- **INSTRUCTIONS FOR THE TASK**:
Go through the following data and transcribe exactly the stretch of lines from the one holding "Starting from x_0" to the one holding "Evaluate the Lagrangian", both included.

- **DATA TO USE**:

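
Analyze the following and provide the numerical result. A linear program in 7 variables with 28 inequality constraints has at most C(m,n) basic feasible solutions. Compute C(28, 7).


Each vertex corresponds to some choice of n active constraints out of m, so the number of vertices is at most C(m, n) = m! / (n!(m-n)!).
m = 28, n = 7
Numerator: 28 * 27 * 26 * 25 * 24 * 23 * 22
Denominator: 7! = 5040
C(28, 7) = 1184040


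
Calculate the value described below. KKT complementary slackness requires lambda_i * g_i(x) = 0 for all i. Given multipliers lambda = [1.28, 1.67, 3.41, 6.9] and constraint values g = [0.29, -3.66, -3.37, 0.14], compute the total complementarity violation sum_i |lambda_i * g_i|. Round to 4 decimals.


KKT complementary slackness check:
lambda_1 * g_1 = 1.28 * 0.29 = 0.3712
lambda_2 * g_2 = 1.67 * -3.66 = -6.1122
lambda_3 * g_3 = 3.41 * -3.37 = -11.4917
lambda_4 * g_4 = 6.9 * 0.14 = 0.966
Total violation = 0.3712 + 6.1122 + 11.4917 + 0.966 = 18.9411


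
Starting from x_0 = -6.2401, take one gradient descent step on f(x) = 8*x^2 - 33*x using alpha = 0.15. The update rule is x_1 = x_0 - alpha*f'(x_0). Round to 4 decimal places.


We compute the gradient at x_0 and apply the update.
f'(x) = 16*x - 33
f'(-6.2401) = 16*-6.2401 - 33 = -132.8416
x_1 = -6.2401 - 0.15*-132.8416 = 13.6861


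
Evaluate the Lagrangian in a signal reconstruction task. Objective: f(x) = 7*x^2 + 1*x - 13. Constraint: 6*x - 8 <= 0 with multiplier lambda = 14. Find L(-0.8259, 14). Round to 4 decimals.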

...

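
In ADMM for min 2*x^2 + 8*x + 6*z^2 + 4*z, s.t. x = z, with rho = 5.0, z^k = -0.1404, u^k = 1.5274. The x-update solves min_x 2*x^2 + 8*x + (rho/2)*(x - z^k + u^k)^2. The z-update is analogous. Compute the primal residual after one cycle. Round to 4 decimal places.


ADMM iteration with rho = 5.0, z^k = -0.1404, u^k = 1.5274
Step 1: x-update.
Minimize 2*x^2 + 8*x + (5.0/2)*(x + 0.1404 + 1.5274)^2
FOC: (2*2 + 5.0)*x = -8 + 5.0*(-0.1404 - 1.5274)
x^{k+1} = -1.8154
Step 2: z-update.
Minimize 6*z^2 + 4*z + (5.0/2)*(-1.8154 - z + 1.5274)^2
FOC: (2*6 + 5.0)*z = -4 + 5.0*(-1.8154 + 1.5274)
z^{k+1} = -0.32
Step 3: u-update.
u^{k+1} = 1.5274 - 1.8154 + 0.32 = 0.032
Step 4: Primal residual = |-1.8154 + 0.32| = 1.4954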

--

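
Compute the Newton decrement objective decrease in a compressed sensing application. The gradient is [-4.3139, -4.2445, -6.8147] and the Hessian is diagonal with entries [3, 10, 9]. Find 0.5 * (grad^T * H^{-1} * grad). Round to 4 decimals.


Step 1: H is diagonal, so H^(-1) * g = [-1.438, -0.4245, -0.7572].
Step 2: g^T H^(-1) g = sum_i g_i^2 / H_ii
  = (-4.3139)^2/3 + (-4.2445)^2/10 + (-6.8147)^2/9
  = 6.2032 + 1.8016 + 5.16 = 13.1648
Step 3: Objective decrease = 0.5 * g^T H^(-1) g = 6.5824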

- **TASK OUTPUT**:
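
Starting from x_0 = -6.2401, take one gradient descent step on f(x) = 8*x^2 - 33*x using alpha = 0.15. The update rule is x_1 = x_0 - alpha*f'(x_0). Round to 4 decimal places.


We compute the gradient at x_0 and apply the update.
f'(x) = 16*x - 33
f'(-6.2401) = 16*-6.2401 - 33 = -132.8416
x_1 = -6.2401 - 0.15*-132.8416 = 13.6861


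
Evaluate the Lagrangian in a signal reconstruction task. Objective: f(x) = 7*x^2 + 1*x - 13. Constraint: 6*x - 8 <= 0 with multiplier lambda = 14. Find L(-0.8259, 14). Round to 4 decimals.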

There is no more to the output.